## WHAT YOU ARE ASKED TO DO
Could you copy each line of the listing that holds "with"?

[[ EXTRACTED RECORDS open ]]

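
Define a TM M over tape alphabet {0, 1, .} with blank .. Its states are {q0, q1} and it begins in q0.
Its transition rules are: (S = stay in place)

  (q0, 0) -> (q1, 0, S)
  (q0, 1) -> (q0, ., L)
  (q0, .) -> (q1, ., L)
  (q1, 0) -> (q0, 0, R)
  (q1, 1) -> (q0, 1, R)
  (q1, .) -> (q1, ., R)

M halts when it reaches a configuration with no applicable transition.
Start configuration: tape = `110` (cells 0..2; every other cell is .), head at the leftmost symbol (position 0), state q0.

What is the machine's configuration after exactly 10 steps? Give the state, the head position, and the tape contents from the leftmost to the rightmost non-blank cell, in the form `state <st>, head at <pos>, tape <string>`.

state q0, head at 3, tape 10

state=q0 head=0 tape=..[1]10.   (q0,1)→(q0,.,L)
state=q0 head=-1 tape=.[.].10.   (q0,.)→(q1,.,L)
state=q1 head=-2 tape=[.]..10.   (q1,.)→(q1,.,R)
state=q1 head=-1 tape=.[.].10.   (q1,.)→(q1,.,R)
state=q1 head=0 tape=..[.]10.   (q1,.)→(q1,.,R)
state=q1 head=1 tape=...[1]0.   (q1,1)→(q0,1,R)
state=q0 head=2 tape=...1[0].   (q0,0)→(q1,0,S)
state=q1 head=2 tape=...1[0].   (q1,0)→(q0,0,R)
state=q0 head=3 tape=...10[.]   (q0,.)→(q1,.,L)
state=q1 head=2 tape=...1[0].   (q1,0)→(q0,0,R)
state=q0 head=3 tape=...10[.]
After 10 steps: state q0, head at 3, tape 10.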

[[ EXTRACTED RECORDS closed ]]

## ANSWER SECTION
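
Define a TM M over tape alphabet {0, 1, .} with blank .. Its states are {q0, q1} and it begins in q0.
M halts when it reaches a configuration with no applicable transition.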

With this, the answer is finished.